(Beginning of SUPPLIED MATERIAL)

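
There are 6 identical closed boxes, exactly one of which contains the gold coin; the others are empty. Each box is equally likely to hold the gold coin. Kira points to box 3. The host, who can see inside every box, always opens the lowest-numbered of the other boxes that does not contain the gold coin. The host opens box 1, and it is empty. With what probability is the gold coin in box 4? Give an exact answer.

1/5

Apply Bayes' rule, conditioning on where the gold coin actually is.
If it is in box 1 (prior 1/6): the host opened box 1, so this case is ruled out; weight (1/6)·0 = 0.
If it is in any of boxes 2, 3, 4, 5, and 6 (prior 1/6 each): box 1 is the lowest-numbered option available, probability 1; weight (1/6)·1 = 1/6 each.
The weights sum to 5/6.
So P(the gold coin in box 4 | the host opened box 1) = (1/6) / (5/6) = 1/5.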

(End of SUPPLIED MATERIAL)

Every record is to be repeated exactly as written.

■ SOLUTION FOR THIS PROBLEM ■
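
There are 6 identical closed boxes, exactly one of which contains the gold coin; the others are empty. Each box is equally likely to hold the gold coin. Kira points to box 3. The host, who can see inside every box, always opens the lowest-numbered of the other boxes that does not contain the gold coin. The host opens box 1, and it is empty. With what probability is the gold coin in box 4? Give an exact answer.

1/5

Apply Bayes' rule, conditioning on where the gold coin actually is.
If it is in box 1 (prior 1/6): the host opened box 1, so this case is ruled out; weight (1/6)·0 = 0.
If it is in any of boxes 2, 3, 4, 5, and 6 (prior 1/6 each): box 1 is the lowest-numbered option available, probability 1; weight (1/6)·1 = 1/6 each.
The weights sum to 5/6.
So P(the gold coin in box 4 | the host opened box 1) = (1/6) / (5/6) = 1/5.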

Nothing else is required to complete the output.